### ACTIVITY:
Word for word, give again the lines of the material below, from the one holding "The sequence below" to the last, with nothing added.

### TASK INPUT:

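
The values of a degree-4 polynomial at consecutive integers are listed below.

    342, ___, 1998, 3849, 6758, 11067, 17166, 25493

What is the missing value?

911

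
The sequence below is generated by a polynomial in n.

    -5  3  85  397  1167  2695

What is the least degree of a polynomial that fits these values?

4

First differences: 8, 82, 312, 770, 1528
Second differences: 74, 230, 458, 758
Third differences: 156, 228, 300
Fourth differences: 72, 72
The fourth differences are constant, so the polynomial has degree 4.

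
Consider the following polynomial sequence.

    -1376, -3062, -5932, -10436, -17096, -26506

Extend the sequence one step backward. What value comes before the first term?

Δ: -1686, -2870, -4504, -6660, -9410
Δ²: -1184, -1634, -2156, -2750
Δ³: -450, -522, -594
Δ⁴: -72, -72
The fourth differences are constant at -72.
Work back: -450 + 72 = -378;  -1184 + 378 = -806;  -1686 + 806 = -880;  -1376 + 880 = -496

-496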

### RESPONSE BELOW:
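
The sequence below is generated by a polynomial in n.

    -5  3  85  397  1167  2695

What is the least degree of a polynomial that fits these values?

4

First differences: 8, 82, 312, 770, 1528
Second differences: 74, 230, 458, 758
Third differences: 156, 228, 300
Fourth differences: 72, 72
The fourth differences are constant, so the polynomial has degree 4.

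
Consider the following polynomial sequence.

    -1376, -3062, -5932, -10436, -17096, -26506

Extend the sequence one step backward. What value comes before the first term?

Δ: -1686, -2870, -4504, -6660, -9410
Δ²: -1184, -1634, -2156, -2750
Δ³: -450, -522, -594
Δ⁴: -72, -72
The fourth differences are constant at -72.
Work back: -450 + 72 = -378;  -1184 + 378 = -806;  -1686 + 806 = -880;  -1376 + 880 = -496

-496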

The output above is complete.